Saved entries
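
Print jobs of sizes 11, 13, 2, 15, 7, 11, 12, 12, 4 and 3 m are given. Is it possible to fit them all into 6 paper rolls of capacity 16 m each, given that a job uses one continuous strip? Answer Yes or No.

No

Total = 90 m; ⌈90/16⌉ = 6.
The bound of 6 does not rule out 6, but exhaustive search shows no assignment into 6 paper rolls of capacity 16 m exists — the minimum is 7.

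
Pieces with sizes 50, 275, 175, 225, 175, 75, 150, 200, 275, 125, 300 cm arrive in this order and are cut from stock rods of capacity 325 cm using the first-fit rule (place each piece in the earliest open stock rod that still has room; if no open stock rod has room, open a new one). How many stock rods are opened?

  50 → stock rod 1 (new)  [load 50/325]
  275 → stock rod 1  [load 325/325]
  175 → stock rod 2 (new)  [load 175/325]
  225 → stock rod 3 (new)  [load 225/325]
  175 → stock rod 4 (new)  [load 175/325]
  75 → stock rod 2  [load 250/325]
  150 → stock rod 4  [load 325/325]
  200 → stock rod 5 (new)  [load 200/325]
  275 → stock rod 6 (new)  [load 275/325]
  125 → stock rod 5  [load 325/325]
  300 → stock rod 7 (new)  [load 300/325]
7 stock rods opened.

7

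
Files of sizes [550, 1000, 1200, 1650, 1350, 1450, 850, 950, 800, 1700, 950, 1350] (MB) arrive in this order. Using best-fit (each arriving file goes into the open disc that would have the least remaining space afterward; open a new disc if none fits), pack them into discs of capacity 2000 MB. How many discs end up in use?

9

  550 → disc 1 (new)  [load 550/2000]
  1000 → disc 1  [load 1550/2000]
  1200 → disc 2 (new)  [load 1200/2000]
  1650 → disc 3 (new)  [load 1650/2000]
  1350 → disc 4 (new)  [load 1350/2000]
  1450 → disc 5 (new)  [load 1450/2000]
  850 → disc 6 (new)  [load 850/2000]
  950 → disc 6  [load 1800/2000]
  800 → disc 2  [load 2000/2000]
  1700 → disc 7 (new)  [load 1700/2000]
  950 → disc 8 (new)  [load 950/2000]
  1350 → disc 9 (new)  [load 1350/2000]
9 discs opened.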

Task instructions ▸ Each entry in the data should be restated exactly as it was written.

Answer area ▸
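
Print jobs of sizes 11, 13, 2, 15, 7, 11, 12, 12, 4 and 3 m are given. Is it possible to fit them all into 6 paper rolls of capacity 16 m each, given that a job uses one continuous strip? Answer Yes or No.

No

Total = 90 m; ⌈90/16⌉ = 6.
The bound of 6 does not rule out 6, but exhaustive search shows no assignment into 6 paper rolls of capacity 16 m exists — the minimum is 7.

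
Pieces with sizes 50, 275, 175, 225, 175, 75, 150, 200, 275, 125, 300 cm arrive in this order and are cut from stock rods of capacity 325 cm using the first-fit rule (place each piece in the earliest open stock rod that still has room; if no open stock rod has room, open a new one). How many stock rods are opened?

  50 → stock rod 1 (new)  [load 50/325]
  275 → stock rod 1  [load 325/325]
  175 → stock rod 2 (new)  [load 175/325]
  225 → stock rod 3 (new)  [load 225/325]
  175 → stock rod 4 (new)  [load 175/325]
  75 → stock rod 2  [load 250/325]
  150 → stock rod 4  [load 325/325]
  200 → stock rod 5 (new)  [load 200/325]
  275 → stock rod 6 (new)  [load 275/325]
  125 → stock rod 5  [load 325/325]
  300 → stock rod 7 (new)  [load 300/325]
7 stock rods opened.

7

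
Files of sizes [550, 1000, 1200, 1650, 1350, 1450, 850, 950, 800, 1700, 950, 1350] (MB) arrive in this order. Using best-fit (each arriving file goes into the open disc that would have the least remaining space afterward; open a new disc if none fits), pack them into discs of capacity 2000 MB. How many discs end up in use?

9

  550 → disc 1 (new)  [load 550/2000]
  1000 → disc 1  [load 1550/2000]
  1200 → disc 2 (new)  [load 1200/2000]
  1650 → disc 3 (new)  [load 1650/2000]
  1350 → disc 4 (new)  [load 1350/2000]
  1450 → disc 5 (new)  [load 1450/2000]
  850 → disc 6 (new)  [load 850/2000]
  950 → disc 6  [load 1800/2000]
  800 → disc 2  [load 2000/2000]
  1700 → disc 7 (new)  [load 1700/2000]
  950 → disc 8 (new)  [load 950/2000]
  1350 → disc 9 (new)  [load 1350/2000]
9 discs opened.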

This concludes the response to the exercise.